▶ YOUR INSTRUCTIONS:
Whenever a line in the records below holds the string "Function", include it in the count, and state the number alone.

Dataset entries
★ ★ ★ ★ ★ ★ ★
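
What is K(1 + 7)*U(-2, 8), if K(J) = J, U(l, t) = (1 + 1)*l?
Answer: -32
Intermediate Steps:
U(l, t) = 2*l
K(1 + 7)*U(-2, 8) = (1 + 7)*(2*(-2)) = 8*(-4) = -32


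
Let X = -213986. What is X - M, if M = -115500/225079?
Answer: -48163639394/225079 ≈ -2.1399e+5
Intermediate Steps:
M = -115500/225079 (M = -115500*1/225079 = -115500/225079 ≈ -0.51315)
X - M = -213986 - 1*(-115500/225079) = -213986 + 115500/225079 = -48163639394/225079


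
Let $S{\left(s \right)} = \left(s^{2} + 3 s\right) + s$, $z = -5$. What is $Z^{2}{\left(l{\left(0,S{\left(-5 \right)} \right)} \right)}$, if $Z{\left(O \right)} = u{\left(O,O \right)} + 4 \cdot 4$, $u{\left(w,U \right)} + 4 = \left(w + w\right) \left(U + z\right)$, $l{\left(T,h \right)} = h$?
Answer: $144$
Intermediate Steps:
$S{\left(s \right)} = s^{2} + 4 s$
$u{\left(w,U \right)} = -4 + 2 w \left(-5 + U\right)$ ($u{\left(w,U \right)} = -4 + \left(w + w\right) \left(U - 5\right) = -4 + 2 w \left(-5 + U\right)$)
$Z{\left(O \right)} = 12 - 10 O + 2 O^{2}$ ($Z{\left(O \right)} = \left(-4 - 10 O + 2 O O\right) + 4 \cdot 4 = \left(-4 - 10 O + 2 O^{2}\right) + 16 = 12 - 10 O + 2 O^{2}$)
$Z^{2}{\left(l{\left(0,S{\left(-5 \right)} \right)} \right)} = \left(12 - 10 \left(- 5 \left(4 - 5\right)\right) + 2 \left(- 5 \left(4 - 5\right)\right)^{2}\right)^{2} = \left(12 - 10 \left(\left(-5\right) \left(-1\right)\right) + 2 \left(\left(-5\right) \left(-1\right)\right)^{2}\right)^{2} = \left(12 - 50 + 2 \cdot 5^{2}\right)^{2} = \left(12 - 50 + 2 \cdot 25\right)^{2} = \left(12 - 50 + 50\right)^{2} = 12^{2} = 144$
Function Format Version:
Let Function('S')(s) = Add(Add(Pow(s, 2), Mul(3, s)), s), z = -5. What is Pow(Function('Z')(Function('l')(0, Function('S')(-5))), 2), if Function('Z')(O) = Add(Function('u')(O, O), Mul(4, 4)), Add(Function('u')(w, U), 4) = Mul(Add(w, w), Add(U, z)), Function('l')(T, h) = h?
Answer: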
★ ★ ★ ★ ★ ★ ★
▶ YOUR RESPONSE:
2